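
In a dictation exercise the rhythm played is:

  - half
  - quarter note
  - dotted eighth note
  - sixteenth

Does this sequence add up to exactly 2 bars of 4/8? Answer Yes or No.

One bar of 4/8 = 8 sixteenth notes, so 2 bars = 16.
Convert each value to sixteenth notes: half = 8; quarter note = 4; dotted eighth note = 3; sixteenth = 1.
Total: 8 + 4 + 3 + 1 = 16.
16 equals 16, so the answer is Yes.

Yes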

---

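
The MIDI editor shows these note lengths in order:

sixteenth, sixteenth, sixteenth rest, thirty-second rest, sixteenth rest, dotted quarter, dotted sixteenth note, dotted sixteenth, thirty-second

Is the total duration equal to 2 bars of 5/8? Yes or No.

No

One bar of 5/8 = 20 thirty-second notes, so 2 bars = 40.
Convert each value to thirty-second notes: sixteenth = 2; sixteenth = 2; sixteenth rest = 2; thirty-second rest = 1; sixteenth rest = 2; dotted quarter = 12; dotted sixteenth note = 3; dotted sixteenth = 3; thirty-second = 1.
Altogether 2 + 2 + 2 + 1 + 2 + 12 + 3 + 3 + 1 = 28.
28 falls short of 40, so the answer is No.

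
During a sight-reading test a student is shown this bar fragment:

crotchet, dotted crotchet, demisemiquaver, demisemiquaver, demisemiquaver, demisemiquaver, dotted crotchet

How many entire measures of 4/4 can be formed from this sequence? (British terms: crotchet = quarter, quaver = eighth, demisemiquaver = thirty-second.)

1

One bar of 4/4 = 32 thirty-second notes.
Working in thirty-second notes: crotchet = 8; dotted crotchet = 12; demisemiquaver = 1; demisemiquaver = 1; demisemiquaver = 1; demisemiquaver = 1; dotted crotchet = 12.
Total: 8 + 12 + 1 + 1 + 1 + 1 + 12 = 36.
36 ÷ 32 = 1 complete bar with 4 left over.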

---

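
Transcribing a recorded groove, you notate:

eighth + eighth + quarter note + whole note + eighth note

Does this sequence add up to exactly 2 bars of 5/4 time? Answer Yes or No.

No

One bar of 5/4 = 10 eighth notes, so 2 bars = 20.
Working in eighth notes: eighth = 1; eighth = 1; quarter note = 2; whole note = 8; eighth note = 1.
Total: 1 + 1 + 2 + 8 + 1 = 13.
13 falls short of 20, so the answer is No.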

---

EXERCISE DESCRIPTION
Of all the entries above, retype exactly the lines from the line with "In a dictation" to the line with "- sixteenth", both included, and no others.

RESPONSE
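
In a dictation exercise the rhythm played is:

  - half
  - quarter note
  - dotted eighth note
  - sixteenth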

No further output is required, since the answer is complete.